[[ Dataset records, beginning ]]

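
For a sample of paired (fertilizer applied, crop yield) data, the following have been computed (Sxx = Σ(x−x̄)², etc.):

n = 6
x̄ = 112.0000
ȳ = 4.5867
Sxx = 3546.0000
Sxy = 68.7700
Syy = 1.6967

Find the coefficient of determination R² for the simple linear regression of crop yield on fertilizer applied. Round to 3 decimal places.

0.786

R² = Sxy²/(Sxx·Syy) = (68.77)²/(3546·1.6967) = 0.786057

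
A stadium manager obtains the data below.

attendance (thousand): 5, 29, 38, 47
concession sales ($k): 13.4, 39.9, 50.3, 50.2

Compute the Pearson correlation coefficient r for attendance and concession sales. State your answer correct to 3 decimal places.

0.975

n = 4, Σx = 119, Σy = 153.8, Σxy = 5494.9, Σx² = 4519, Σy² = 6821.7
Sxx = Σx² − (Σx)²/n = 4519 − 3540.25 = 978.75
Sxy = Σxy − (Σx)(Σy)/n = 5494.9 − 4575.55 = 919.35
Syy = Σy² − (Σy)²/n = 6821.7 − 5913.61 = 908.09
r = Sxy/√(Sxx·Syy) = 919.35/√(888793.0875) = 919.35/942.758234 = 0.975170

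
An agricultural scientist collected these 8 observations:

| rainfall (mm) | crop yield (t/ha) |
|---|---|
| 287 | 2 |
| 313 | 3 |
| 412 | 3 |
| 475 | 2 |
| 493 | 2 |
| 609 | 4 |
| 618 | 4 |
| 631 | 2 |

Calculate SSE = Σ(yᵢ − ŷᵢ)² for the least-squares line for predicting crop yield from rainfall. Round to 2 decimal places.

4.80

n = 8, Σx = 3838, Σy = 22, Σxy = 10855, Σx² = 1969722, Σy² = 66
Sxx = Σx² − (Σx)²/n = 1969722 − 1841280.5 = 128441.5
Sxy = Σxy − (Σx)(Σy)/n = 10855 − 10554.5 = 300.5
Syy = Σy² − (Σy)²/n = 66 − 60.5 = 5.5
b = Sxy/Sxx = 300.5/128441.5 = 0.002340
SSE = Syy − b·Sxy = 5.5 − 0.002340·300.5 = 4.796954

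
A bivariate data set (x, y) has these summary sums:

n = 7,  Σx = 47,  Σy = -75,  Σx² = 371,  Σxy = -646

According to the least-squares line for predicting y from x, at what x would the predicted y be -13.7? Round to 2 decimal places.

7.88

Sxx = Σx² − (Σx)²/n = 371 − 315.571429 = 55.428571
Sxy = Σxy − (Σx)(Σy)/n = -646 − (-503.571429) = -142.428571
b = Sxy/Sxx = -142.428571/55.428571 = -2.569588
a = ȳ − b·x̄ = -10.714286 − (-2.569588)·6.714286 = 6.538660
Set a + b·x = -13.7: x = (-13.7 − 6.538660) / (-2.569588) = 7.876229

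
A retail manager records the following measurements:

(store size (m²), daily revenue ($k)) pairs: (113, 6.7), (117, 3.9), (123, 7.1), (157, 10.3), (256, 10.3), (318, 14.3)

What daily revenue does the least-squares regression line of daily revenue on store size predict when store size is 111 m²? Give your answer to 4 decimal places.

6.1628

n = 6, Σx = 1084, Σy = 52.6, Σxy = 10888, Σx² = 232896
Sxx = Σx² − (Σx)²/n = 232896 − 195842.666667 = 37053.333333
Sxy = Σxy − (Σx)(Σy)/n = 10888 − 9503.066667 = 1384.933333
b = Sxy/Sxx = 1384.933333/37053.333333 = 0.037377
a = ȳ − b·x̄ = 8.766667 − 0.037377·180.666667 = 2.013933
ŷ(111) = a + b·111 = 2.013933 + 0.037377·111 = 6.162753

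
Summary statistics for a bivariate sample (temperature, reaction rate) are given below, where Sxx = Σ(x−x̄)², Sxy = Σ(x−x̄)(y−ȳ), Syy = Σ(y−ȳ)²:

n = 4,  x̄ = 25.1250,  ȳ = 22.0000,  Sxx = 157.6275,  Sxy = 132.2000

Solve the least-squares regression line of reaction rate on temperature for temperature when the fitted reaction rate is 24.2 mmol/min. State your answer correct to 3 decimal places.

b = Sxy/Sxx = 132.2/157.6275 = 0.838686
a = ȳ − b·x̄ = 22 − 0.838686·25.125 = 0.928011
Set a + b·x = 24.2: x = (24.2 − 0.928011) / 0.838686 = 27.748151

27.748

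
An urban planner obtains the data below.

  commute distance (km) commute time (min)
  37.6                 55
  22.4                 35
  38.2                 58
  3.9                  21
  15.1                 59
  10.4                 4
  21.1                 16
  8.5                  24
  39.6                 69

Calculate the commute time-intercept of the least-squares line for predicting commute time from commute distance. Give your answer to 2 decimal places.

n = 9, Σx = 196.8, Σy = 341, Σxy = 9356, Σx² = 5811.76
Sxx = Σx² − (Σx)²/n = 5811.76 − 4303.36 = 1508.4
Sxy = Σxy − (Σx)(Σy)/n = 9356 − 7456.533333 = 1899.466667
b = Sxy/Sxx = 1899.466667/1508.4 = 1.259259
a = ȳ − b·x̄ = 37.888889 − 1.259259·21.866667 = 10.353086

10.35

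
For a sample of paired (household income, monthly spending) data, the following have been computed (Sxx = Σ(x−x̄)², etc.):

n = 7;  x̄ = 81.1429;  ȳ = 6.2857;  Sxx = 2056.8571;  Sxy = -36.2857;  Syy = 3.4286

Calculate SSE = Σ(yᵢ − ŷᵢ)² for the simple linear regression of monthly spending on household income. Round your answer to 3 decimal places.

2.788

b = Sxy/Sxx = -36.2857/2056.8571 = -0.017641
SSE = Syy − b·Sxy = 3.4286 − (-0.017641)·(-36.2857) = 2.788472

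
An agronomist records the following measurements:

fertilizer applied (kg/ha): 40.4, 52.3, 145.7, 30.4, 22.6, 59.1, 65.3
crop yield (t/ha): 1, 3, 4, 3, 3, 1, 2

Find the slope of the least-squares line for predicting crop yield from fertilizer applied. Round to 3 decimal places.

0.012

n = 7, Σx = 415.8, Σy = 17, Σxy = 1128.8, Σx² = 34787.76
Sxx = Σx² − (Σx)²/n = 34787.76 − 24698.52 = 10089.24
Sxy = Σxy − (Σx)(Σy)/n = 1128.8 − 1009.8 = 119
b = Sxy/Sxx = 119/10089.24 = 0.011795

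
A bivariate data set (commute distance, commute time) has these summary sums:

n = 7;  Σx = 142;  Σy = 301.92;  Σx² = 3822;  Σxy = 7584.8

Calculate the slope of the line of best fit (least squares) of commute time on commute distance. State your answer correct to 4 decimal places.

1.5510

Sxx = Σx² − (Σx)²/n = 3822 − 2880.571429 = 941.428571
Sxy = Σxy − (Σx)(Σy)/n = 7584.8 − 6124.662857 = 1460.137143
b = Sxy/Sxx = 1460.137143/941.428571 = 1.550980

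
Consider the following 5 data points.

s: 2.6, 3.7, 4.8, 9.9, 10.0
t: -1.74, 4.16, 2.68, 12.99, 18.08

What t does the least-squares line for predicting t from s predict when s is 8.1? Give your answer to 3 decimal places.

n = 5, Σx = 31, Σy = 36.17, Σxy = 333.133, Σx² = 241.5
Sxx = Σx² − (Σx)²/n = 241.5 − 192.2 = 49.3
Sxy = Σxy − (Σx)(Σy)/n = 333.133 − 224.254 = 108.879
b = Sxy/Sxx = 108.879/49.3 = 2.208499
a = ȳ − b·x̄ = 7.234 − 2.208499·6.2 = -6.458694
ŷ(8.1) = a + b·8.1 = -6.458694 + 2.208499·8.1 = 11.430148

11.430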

[[ Dataset records, end ]]
[[ Dataset records, beginning ]]

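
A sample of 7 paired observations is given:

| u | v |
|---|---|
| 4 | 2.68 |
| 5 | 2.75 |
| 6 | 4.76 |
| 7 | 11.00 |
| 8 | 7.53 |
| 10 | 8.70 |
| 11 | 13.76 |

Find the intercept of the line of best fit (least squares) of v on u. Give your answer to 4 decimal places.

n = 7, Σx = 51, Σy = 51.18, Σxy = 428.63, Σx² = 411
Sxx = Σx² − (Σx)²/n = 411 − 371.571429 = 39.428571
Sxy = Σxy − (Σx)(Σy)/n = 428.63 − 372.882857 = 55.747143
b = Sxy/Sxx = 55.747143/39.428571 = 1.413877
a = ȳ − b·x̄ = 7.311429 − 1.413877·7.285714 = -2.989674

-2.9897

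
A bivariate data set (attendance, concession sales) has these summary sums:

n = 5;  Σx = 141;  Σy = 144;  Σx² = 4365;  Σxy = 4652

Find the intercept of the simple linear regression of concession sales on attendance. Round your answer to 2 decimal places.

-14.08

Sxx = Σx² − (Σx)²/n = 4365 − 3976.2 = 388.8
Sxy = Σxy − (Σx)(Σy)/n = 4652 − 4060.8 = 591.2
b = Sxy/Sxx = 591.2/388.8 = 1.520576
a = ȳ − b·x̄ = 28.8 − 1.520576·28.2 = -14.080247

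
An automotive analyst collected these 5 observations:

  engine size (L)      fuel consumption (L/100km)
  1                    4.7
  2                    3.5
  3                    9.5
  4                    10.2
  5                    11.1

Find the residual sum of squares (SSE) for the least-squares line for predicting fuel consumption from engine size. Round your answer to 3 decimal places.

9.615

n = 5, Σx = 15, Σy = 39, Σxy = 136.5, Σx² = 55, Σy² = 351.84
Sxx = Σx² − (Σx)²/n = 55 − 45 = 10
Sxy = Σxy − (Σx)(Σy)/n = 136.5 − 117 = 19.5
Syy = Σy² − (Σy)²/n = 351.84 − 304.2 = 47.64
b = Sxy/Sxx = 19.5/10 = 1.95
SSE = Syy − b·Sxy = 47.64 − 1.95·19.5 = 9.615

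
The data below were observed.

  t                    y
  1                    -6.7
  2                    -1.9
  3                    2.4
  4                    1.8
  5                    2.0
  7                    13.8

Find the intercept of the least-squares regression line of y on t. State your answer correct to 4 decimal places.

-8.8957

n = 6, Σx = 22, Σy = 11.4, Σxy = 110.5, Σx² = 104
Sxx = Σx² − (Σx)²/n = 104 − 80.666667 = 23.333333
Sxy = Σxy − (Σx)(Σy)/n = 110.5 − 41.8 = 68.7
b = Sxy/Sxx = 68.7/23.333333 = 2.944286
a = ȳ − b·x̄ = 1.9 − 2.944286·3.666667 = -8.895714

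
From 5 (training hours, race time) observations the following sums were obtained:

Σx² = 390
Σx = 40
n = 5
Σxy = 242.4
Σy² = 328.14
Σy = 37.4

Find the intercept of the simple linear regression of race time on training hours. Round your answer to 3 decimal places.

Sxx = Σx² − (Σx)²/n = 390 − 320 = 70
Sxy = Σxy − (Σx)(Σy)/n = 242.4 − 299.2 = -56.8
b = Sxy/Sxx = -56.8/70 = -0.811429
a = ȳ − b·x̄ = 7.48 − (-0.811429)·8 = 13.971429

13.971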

[[ Dataset records, end ]]
[[ Dataset records, beginning ]]

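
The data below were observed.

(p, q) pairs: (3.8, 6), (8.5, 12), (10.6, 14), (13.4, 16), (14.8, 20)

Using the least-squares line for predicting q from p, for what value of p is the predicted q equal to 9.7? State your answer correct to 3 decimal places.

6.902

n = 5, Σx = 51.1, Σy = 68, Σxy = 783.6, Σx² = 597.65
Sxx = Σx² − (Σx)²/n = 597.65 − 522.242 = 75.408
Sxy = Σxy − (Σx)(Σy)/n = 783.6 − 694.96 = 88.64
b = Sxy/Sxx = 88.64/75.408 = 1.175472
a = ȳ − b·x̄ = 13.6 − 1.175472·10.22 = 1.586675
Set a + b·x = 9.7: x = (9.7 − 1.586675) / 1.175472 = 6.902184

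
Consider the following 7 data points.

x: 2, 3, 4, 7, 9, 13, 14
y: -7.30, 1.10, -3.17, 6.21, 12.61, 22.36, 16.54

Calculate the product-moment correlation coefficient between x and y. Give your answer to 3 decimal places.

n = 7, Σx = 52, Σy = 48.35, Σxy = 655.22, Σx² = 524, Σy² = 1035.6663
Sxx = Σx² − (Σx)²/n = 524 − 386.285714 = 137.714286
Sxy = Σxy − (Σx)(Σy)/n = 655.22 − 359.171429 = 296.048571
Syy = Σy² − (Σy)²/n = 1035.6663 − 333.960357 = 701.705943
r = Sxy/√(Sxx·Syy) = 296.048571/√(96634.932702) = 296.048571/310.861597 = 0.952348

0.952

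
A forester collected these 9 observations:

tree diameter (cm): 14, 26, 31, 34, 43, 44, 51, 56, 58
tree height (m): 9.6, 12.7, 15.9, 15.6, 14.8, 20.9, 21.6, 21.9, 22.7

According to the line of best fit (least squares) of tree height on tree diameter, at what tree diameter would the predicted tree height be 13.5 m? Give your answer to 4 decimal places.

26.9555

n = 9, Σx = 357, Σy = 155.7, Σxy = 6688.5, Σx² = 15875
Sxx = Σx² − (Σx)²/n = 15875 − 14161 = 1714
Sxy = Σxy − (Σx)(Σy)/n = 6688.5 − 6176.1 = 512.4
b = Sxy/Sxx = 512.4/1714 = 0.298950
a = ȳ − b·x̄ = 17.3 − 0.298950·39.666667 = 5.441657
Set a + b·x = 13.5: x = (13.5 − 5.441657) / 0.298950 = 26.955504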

[[ Dataset records, end ]]

▶ [Directions]:
Please give an exact copy of the entries above, from the line with "For a sample of paired (fertilizer" down to the line with "concession sales ($k): 13.4, 39.9, 50.3, 50.2", inclusive, and nothing else.

▶ [Output of the task]:
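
For a sample of paired (fertilizer applied, crop yield) data, the following have been computed (Sxx = Σ(x−x̄)², etc.):

n = 6
x̄ = 112.0000
ȳ = 4.5867
Sxx = 3546.0000
Sxy = 68.7700
Syy = 1.6967

Find the coefficient of determination R² for the simple linear regression of crop yield on fertilizer applied. Round to 3 decimal places.

0.786

R² = Sxy²/(Sxx·Syy) = (68.77)²/(3546·1.6967) = 0.786057

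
A stadium manager obtains the data below.

attendance (thousand): 5, 29, 38, 47
concession sales ($k): 13.4, 39.9, 50.3, 50.2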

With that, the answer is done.